(Stored data entries)
Content starts

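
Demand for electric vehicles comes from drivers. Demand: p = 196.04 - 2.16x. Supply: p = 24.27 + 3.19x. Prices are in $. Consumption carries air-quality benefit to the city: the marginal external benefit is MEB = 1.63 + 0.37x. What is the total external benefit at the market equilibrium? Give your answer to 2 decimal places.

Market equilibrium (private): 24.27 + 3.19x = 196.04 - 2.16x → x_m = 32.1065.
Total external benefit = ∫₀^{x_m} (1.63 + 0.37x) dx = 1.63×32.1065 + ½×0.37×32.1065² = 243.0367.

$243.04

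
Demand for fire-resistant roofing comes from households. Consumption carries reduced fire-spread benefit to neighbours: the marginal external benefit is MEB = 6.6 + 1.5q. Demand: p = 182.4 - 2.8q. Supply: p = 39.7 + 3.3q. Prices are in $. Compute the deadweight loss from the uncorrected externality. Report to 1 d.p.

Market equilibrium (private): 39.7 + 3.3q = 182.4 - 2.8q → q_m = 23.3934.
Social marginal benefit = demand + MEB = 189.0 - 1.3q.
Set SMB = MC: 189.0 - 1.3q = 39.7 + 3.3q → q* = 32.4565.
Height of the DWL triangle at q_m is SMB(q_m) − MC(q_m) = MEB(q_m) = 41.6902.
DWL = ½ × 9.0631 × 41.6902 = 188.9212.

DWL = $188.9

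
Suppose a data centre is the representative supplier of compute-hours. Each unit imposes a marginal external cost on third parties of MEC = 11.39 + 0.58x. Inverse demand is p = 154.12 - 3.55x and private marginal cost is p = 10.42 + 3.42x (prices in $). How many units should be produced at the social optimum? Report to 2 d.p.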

Content ends

[Instructions for the task] Provide a verbatim copy of all the entries.

[Response]
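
Demand for electric vehicles comes from drivers. Demand: p = 196.04 - 2.16x. Supply: p = 24.27 + 3.19x. Prices are in $. Consumption carries air-quality benefit to the city: the marginal external benefit is MEB = 1.63 + 0.37x. What is the total external benefit at the market equilibrium? Give your answer to 2 decimal places.

Market equilibrium (private): 24.27 + 3.19x = 196.04 - 2.16x → x_m = 32.1065.
Total external benefit = ∫₀^{x_m} (1.63 + 0.37x) dx = 1.63×32.1065 + ½×0.37×32.1065² = 243.0367.

$243.04

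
Demand for fire-resistant roofing comes from households. Consumption carries reduced fire-spread benefit to neighbours: the marginal external benefit is MEB = 6.6 + 1.5q. Demand: p = 182.4 - 2.8q. Supply: p = 39.7 + 3.3q. Prices are in $. Compute the deadweight loss from the uncorrected externality. Report to 1 d.p.

Market equilibrium (private): 39.7 + 3.3q = 182.4 - 2.8q → q_m = 23.3934.
Social marginal benefit = demand + MEB = 189.0 - 1.3q.
Set SMB = MC: 189.0 - 1.3q = 39.7 + 3.3q → q* = 32.4565.
Height of the DWL triangle at q_m is SMB(q_m) − MC(q_m) = MEB(q_m) = 41.6902.
DWL = ½ × 9.0631 × 41.6902 = 188.9212.

DWL = $188.9

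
Suppose a data centre is the representative supplier of compute-hours. Each unit imposes a marginal external cost on third parties of MEC = 11.39 + 0.58x. Inverse demand is p = 154.12 - 3.55x and private marginal cost is p = 10.42 + 3.42x (prices in $). How many units should be produced at the social optimum? Report to 2 d.p.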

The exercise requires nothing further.